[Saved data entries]
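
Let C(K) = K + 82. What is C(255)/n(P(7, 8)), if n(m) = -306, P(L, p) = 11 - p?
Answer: -337/306 ≈ -1.1013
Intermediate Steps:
C(K) = 82 + K
C(255)/n(P(7, 8)) = (82 + 255)/(-306) = 337*(-1/306) = -337/306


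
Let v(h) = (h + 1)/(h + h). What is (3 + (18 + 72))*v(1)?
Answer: 93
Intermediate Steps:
v(h) = (1 + h)/(2*h) (v(h) = (1 + h)/((2*h)) = (1 + h)*(1/(2*h)) = (1 + h)/(2*h))
(3 + (18 + 72))*v(1) = (3 + (18 + 72))*((1/2)*(1 + 1)/1) = (3 + 90)*((1/2)*1*2) = 93*1 = 93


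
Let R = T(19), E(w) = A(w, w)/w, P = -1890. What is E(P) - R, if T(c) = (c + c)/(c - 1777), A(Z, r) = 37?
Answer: 1129/553770 ≈ 0.0020388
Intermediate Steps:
E(w) = 37/w
T(c) = 2*c/(-1777 + c) (T(c) = (2*c)/(-1777 + c) = 2*c/(-1777 + c))
R = -19/879 (R = 2*19/(-1777 + 19) = 2*19/(-1758) = 2*19*(-1/1758) = -19/879 ≈ -0.021615)
E(P) - R = 37/(-1890) - 1*(-19/879) = 37*(-1/1890) + 19/879 = -37/1890 + 19/879 = 1129/553770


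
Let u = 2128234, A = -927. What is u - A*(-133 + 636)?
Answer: 2594515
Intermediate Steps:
u - A*(-133 + 636) = 2128234 - (-927)*(-133 + 636) = 2128234 - (-927)*503 = 2128234 - 1*(-466281) = 2128234 + 466281 = 2594515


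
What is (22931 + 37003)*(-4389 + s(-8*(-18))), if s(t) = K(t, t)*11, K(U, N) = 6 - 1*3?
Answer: -261072504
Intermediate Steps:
K(U, N) = 3 (K(U, N) = 6 - 3 = 3)
s(t) = 33 (s(t) = 3*11 = 33)
(22931 + 37003)*(-4389 + s(-8*(-18))) = (22931 + 37003)*(-4389 + 33) = 59934*(-4356) = -261072504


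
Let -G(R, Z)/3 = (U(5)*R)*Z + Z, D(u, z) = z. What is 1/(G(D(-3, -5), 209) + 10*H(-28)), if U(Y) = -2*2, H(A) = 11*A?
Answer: -1/16247 ≈ -6.1550e-5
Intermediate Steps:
U(Y) = -4
G(R, Z) = -3*Z + 12*R*Z (G(R, Z) = -3*((-4*R)*Z + Z) = -3*(-4*R*Z + Z) = -3*(Z - 4*R*Z) = -3*Z + 12*R*Z)
1/(G(D(-3, -5), 209) + 10*H(-28)) = 1/(3*209*(-1 + 4*(-5)) + 10*(11*(-28))) = 1/(3*209*(-1 - 20) + 10*(-308)) = 1/(3*209*(-21) - 3080) = 1/(-13167 - 3080) = 1/(-16247) = -1/16247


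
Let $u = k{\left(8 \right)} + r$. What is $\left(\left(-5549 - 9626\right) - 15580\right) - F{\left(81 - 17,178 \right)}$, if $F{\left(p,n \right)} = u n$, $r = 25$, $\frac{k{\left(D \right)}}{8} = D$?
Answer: $-46597$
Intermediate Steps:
$k{\left(D \right)} = 8 D$
$u = 89$ ($u = 8 \cdot 8 + 25 = 64 + 25 = 89$)
$F{\left(p,n \right)} = 89 n$
$\left(\left(-5549 - 9626\right) - 15580\right) - F{\left(81 - 17,178 \right)} = \left(\left(-5549 - 9626\right) - 15580\right) - 89 \cdot 178 = \left(-15175 - 15580\right) - 15842 = -30755 - 15842 = -46597$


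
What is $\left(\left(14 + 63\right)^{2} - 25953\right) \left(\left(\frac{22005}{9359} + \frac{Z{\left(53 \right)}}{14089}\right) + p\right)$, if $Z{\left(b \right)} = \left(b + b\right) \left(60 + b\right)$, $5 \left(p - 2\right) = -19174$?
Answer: $\frac{50557281707401496}{659294755} \approx 7.6684 \cdot 10^{7}$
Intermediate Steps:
$p = - \frac{19164}{5}$ ($p = 2 + \frac{1}{5} \left(-19174\right) = 2 - \frac{19174}{5} = - \frac{19164}{5} \approx -3832.8$)
$Z{\left(b \right)} = 2 b \left(60 + b\right)$
$\left(\left(14 + 63\right)^{2} - 25953\right) \left(\left(\frac{22005}{9359} + \frac{Z{\left(53 \right)}}{14089}\right) + p\right) = \left(\left(14 + 63\right)^{2} - 25953\right) \left(\left(\frac{22005}{9359} + \frac{2 \cdot 53 \left(60 + 53\right)}{14089}\right) - \frac{19164}{5}\right) = \left(77^{2} - 25953\right) \left(\left(22005 \cdot \frac{1}{9359} + 2 \cdot 53 \cdot 113 \cdot \frac{1}{14089}\right) - \frac{19164}{5}\right) = \left(5929 - 25953\right) \left(\left(\frac{22005}{9359} + 11978 \cdot \frac{1}{14089}\right) - \frac{19164}{5}\right) = - 20024 \left(\left(\frac{22005}{9359} + \frac{11978}{14089}\right) - \frac{19164}{5}\right) = - 20024 \left(\frac{422130547}{131858951} - \frac{19164}{5}\right) = \left(-20024\right) \left(- \frac{2524834284229}{659294755}\right) = \frac{50557281707401496}{659294755}$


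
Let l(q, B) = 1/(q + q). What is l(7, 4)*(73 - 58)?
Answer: 15/14 ≈ 1.0714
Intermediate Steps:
l(q, B) = 1/(2*q)
l(7, 4)*(73 - 58) = ((½)/7)*(73 - 58) = ((½)*(⅐))*15 = (1/14)*15 = 15/14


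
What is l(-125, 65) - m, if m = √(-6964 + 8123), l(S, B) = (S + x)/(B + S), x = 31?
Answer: 47/30 - √1159 ≈ -32.477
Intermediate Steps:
l(S, B) = (31 + S)/(B + S) (l(S, B) = (S + 31)/(B + S) = (31 + S)/(B + S))
m = √1159 ≈ 34.044
l(-125, 65) - m = (31 - 125)/(65 - 125) - √1159 = -94/(-60) - √1159 = -1/60*(-94) - √1159 = 47/30 - √1159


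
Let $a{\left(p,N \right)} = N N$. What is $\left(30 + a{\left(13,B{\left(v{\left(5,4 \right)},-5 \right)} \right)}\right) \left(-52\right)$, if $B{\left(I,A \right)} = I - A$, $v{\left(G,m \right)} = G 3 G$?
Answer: $-334360$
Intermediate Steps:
$v{\left(G,m \right)} = 3 G^{2}$ ($v{\left(G,m \right)} = 3 G G = 3 G^{2}$)
$a{\left(p,N \right)} = N^{2}$
$\left(30 + a{\left(13,B{\left(v{\left(5,4 \right)},-5 \right)} \right)}\right) \left(-52\right) = \left(30 + \left(3 \cdot 5^{2} - -5\right)^{2}\right) \left(-52\right) = \left(30 + \left(3 \cdot 25 + 5\right)^{2}\right) \left(-52\right) = \left(30 + \left(75 + 5\right)^{2}\right) \left(-52\right) = \left(30 + 80^{2}\right) \left(-52\right) = \left(30 + 6400\right) \left(-52\right) = 6430 \left(-52\right) = -334360$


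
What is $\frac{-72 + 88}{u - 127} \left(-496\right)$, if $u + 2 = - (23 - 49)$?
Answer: $\frac{7936}{103} \approx 77.049$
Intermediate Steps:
$u = 24$ ($u = -2 - \left(23 - 49\right) = -2 - -26 = -2 + 26 = 24$)
$\frac{-72 + 88}{u - 127} \left(-496\right) = \frac{-72 + 88}{24 - 127} \left(-496\right) = \frac{16}{-103} \left(-496\right) = 16 \left(- \frac{1}{103}\right) \left(-496\right) = \left(- \frac{16}{103}\right) \left(-496\right) = \frac{7936}{103}$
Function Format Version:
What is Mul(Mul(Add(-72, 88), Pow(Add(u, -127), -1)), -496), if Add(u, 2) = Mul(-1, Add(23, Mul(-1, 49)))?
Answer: Rational(7936, 103) ≈ 77.049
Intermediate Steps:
u = 24 (u = Add(-2, Mul(-1, Add(23, Mul(-1, 49)))) = Add(-2, Mul(-1, Add(23, -49))) = Add(-2, Mul(-1, -26)) = Add(-2, 26) = 24)
Mul(Mul(Add(-72, 88), Pow(Add(u, -127), -1)), -496) = Mul(Mul(Add(-72, 88), Pow(Add(24, -127), -1)), -496) = Mul(Mul(16, Pow(-103, -1)), -496) = Mul(Mul(16, Rational(-1, 103)), -496) = Mul(Rational(-16, 103), -496) = Rational(7936, 103)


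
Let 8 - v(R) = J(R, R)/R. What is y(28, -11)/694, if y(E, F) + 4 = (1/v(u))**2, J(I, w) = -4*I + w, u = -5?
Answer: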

### WHAT YOU NEED TO DO
The entries above hold a line with "What is l(-125, 65)" and a later line with "Answer: $-334360$". Write out exactly those lines and all lines between, nothing more.

### WRITTEN ANSWER
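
What is l(-125, 65) - m, if m = √(-6964 + 8123), l(S, B) = (S + x)/(B + S), x = 31?
Answer: 47/30 - √1159 ≈ -32.477
Intermediate Steps:
l(S, B) = (31 + S)/(B + S) (l(S, B) = (S + 31)/(B + S) = (31 + S)/(B + S))
m = √1159 ≈ 34.044
l(-125, 65) - m = (31 - 125)/(65 - 125) - √1159 = -94/(-60) - √1159 = -1/60*(-94) - √1159 = 47/30 - √1159


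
Let $a{\left(p,N \right)} = N N$. What is $\left(30 + a{\left(13,B{\left(v{\left(5,4 \right)},-5 \right)} \right)}\right) \left(-52\right)$, if $B{\left(I,A \right)} = I - A$, $v{\left(G,m \right)} = G 3 G$?
Answer: $-334360$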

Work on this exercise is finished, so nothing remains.